§ Directions
Please repeat all the entries. Nothing may differ.

===== Data extracts

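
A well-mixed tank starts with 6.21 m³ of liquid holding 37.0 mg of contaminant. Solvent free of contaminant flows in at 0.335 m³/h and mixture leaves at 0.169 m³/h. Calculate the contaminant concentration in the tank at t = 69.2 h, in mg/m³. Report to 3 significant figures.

Total volume: dV/dt = Q_in − Q_out = 0.16600 m³/h, so V(t) = 6.21 + 0.16600 t and V(69.2) = 17.697 m³.
Solute balance: dm/dt = 0 − Q_out C = −Q_out m/V(t).
Separate: dm/m = −Q_out dt/V(t) ⇒ ln(m/m₀) = −(Q_out/(Q_in−Q_out)) ln(V/V₀).
m = m₀ (V₀/V)^(Q_out/(Q_in−Q_out)) = 37.0 × (6.21/17.697)^(1.0181) = 12.740 mg.
C = m/V = 12.740/17.697 = 0.71989 mg/m³.

0.720 mg/m³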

==========

§ Reply to the task
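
A well-mixed tank starts with 6.21 m³ of liquid holding 37.0 mg of contaminant. Solvent free of contaminant flows in at 0.335 m³/h and mixture leaves at 0.169 m³/h. Calculate the contaminant concentration in the tank at t = 69.2 h, in mg/m³. Report to 3 significant figures.

Total volume: dV/dt = Q_in − Q_out = 0.16600 m³/h, so V(t) = 6.21 + 0.16600 t and V(69.2) = 17.697 m³.
Solute balance: dm/dt = 0 − Q_out C = −Q_out m/V(t).
Separate: dm/m = −Q_out dt/V(t) ⇒ ln(m/m₀) = −(Q_out/(Q_in−Q_out)) ln(V/V₀).
m = m₀ (V₀/V)^(Q_out/(Q_in−Q_out)) = 37.0 × (6.21/17.697)^(1.0181) = 12.740 mg.
C = m/V = 12.740/17.697 = 0.71989 mg/m³.

0.720 mg/m³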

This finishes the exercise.